> **What the exercise asks**
Send back every record exactly.

> **Data for the task**
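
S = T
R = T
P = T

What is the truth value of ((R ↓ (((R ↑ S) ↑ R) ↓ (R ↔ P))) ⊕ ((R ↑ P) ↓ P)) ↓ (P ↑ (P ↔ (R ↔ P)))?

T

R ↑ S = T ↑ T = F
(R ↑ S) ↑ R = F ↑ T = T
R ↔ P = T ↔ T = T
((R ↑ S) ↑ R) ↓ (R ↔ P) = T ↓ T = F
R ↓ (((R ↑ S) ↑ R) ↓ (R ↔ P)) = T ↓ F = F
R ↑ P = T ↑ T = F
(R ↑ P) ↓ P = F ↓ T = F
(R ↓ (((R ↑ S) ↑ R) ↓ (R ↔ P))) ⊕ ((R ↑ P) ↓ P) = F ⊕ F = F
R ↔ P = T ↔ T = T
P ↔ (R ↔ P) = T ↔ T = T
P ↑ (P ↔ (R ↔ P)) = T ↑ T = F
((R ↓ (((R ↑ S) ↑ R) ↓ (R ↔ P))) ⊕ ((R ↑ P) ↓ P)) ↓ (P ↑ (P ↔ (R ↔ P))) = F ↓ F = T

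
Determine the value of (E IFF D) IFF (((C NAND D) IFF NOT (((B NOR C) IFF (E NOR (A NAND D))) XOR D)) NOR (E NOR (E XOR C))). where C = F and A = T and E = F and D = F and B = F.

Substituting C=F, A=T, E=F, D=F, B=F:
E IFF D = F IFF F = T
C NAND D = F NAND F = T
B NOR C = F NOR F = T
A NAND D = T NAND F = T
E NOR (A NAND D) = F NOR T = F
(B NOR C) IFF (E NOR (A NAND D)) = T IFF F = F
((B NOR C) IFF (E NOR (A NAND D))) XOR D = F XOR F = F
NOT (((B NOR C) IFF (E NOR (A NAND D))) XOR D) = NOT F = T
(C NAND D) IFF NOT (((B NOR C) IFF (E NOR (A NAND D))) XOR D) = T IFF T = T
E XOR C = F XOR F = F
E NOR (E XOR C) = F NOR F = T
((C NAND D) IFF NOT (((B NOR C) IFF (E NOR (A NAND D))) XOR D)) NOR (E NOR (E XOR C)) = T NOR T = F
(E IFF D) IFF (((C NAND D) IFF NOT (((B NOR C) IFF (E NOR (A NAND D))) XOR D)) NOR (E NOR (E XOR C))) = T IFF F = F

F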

> **Response**
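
S = T
R = T
P = T

What is the truth value of ((R ↓ (((R ↑ S) ↑ R) ↓ (R ↔ P))) ⊕ ((R ↑ P) ↓ P)) ↓ (P ↑ (P ↔ (R ↔ P)))?

T

R ↑ S = T ↑ T = F
(R ↑ S) ↑ R = F ↑ T = T
R ↔ P = T ↔ T = T
((R ↑ S) ↑ R) ↓ (R ↔ P) = T ↓ T = F
R ↓ (((R ↑ S) ↑ R) ↓ (R ↔ P)) = T ↓ F = F
R ↑ P = T ↑ T = F
(R ↑ P) ↓ P = F ↓ T = F
(R ↓ (((R ↑ S) ↑ R) ↓ (R ↔ P))) ⊕ ((R ↑ P) ↓ P) = F ⊕ F = F
R ↔ P = T ↔ T = T
P ↔ (R ↔ P) = T ↔ T = T
P ↑ (P ↔ (R ↔ P)) = T ↑ T = F
((R ↓ (((R ↑ S) ↑ R) ↓ (R ↔ P))) ⊕ ((R ↑ P) ↓ P)) ↓ (P ↑ (P ↔ (R ↔ P))) = F ↓ F = T

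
Determine the value of (E IFF D) IFF (((C NAND D) IFF NOT (((B NOR C) IFF (E NOR (A NAND D))) XOR D)) NOR (E NOR (E XOR C))). where C = F and A = T and E = F and D = F and B = F.

Substituting C=F, A=T, E=F, D=F, B=F:
E IFF D = F IFF F = T
C NAND D = F NAND F = T
B NOR C = F NOR F = T
A NAND D = T NAND F = T
E NOR (A NAND D) = F NOR T = F
(B NOR C) IFF (E NOR (A NAND D)) = T IFF F = F
((B NOR C) IFF (E NOR (A NAND D))) XOR D = F XOR F = F
NOT (((B NOR C) IFF (E NOR (A NAND D))) XOR D) = NOT F = T
(C NAND D) IFF NOT (((B NOR C) IFF (E NOR (A NAND D))) XOR D) = T IFF T = T
E XOR C = F XOR F = F
E NOR (E XOR C) = F NOR F = T
((C NAND D) IFF NOT (((B NOR C) IFF (E NOR (A NAND D))) XOR D)) NOR (E NOR (E XOR C)) = T NOR T = F
(E IFF D) IFF (((C NAND D) IFF NOT (((B NOR C) IFF (E NOR (A NAND D))) XOR D)) NOR (E NOR (E XOR C))) = T IFF F = F

F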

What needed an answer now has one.